→ What this task involves:
Return the lines beginning at the one that contains "With relaxation parameter ω = 0.7, starting" and continuing to the end of the entries, including both ends, exactly as written and nothing else.

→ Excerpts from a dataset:
== == ==

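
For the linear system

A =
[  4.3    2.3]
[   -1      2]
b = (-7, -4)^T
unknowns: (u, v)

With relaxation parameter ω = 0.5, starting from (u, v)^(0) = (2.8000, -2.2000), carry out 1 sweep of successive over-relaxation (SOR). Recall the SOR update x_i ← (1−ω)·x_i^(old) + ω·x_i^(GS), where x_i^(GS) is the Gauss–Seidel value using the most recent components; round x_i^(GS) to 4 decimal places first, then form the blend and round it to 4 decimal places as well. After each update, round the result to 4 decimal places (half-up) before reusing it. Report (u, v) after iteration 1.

(1.1744, -1.8064)

Iteration 1:
  u: GS value = (-7 - (2.3)·-2.2000) / (4.3) = -0.4512;  u ← (1−ω)·2.8000 + ω·-0.4512 = 1.1744
  v: GS value = (-4 - (-1)·1.1744) / (2) = -1.4128;  v ← (1−ω)·-2.2000 + ω·-1.4128 = -1.8064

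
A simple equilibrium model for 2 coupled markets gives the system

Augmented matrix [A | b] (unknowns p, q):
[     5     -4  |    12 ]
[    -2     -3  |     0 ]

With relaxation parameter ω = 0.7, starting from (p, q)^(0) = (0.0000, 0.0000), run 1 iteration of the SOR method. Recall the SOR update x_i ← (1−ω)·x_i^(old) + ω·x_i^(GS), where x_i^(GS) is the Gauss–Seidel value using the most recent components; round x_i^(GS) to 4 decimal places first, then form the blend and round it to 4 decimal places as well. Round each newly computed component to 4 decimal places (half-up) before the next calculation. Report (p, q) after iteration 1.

(1.6800, -0.7840)

Iteration 1:
  p: GS value = (12 - (-4)·0.0000) / (5) = 2.4000;  p ← (1−ω)·0.0000 + ω·2.4000 = 1.6800
  q: GS value = (0 - (-2)·1.6800) / (-3) = -1.1200;  q ← (1−ω)·0.0000 + ω·-1.1200 = -0.7840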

== == ==

→ Written reply:
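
With relaxation parameter ω = 0.7, starting from (p, q)^(0) = (0.0000, 0.0000), run 1 iteration of the SOR method. Recall the SOR update x_i ← (1−ω)·x_i^(old) + ω·x_i^(GS), where x_i^(GS) is the Gauss–Seidel value using the most recent components; round x_i^(GS) to 4 decimal places first, then form the blend and round it to 4 decimal places as well. Round each newly computed component to 4 decimal places (half-up) before the next calculation. Report (p, q) after iteration 1.

(1.6800, -0.7840)

Iteration 1:
  p: GS value = (12 - (-4)·0.0000) / (5) = 2.4000;  p ← (1−ω)·0.0000 + ω·2.4000 = 1.6800
  q: GS value = (0 - (-2)·1.6800) / (-3) = -1.1200;  q ← (1−ω)·0.0000 + ω·-1.1200 = -0.7840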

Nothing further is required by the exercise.